───── MATERIALS PROVIDED ─────

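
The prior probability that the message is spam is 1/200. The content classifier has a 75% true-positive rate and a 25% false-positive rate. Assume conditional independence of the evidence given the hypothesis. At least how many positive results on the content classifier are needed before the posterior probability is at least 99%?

10

Prior odds: 0.005 ÷ 0.995 = 1/199.
Likelihood ratio of a positive result = 0.75/0.25 = 3.
Target posterior odds = 0.99/0.01 = 99.
Need (1/199) × 3ⁿ ≥ 99, i.e. 3ⁿ ≥ 19701.
3⁹ = 19683 falls short of 19701 but 3¹⁰ = 59049 reaches it, so n = 10.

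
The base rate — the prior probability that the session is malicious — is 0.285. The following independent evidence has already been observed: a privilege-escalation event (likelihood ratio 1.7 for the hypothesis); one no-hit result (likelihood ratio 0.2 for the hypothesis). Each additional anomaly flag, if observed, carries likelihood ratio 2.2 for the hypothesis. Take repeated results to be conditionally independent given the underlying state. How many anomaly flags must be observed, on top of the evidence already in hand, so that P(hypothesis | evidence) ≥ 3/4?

Prior odds = 0.285/0.715 = 57/143.
Combined Bayes factor of the evidence already in hand = 1.7 × 0.2 = 0.34.
Odds after that evidence = (57/143) × 0.34 = 969/7150.
Target odds = 0.75/0.25 = 3.
Need 2.2ⁿ ≥ 3 ÷ (969/7150) = 7150/323.
2.2³ = 10.648 falls short of 7150/323 but 2.2⁴ = 23.4256 reaches it, so n = 4.

4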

─────

§ AIM OF THE TASK
The records above must be reproduced word for word.

§ EXPECTED OUTPUT
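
The prior probability that the message is spam is 1/200. The content classifier has a 75% true-positive rate and a 25% false-positive rate. Assume conditional independence of the evidence given the hypothesis. At least how many positive results on the content classifier are needed before the posterior probability is at least 99%?

10

Prior odds: 0.005 ÷ 0.995 = 1/199.
Likelihood ratio of a positive result = 0.75/0.25 = 3.
Target posterior odds = 0.99/0.01 = 99.
Need (1/199) × 3ⁿ ≥ 99, i.e. 3ⁿ ≥ 19701.
3⁹ = 19683 falls short of 19701 but 3¹⁰ = 59049 reaches it, so n = 10.

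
The base rate — the prior probability that the session is malicious — is 0.285. The following independent evidence has already been observed: a privilege-escalation event (likelihood ratio 1.7 for the hypothesis); one no-hit result (likelihood ratio 0.2 for the hypothesis). Each additional anomaly flag, if observed, carries likelihood ratio 2.2 for the hypothesis. Take repeated results to be conditionally independent given the underlying state. How many anomaly flags must be observed, on top of the evidence already in hand, so that P(hypothesis | evidence) ≥ 3/4?

Prior odds = 0.285/0.715 = 57/143.
Combined Bayes factor of the evidence already in hand = 1.7 × 0.2 = 0.34.
Odds after that evidence = (57/143) × 0.34 = 969/7150.
Target odds = 0.75/0.25 = 3.
Need 2.2ⁿ ≥ 3 ÷ (969/7150) = 7150/323.
2.2³ = 10.648 falls short of 7150/323 but 2.2⁴ = 23.4256 reaches it, so n = 4.

4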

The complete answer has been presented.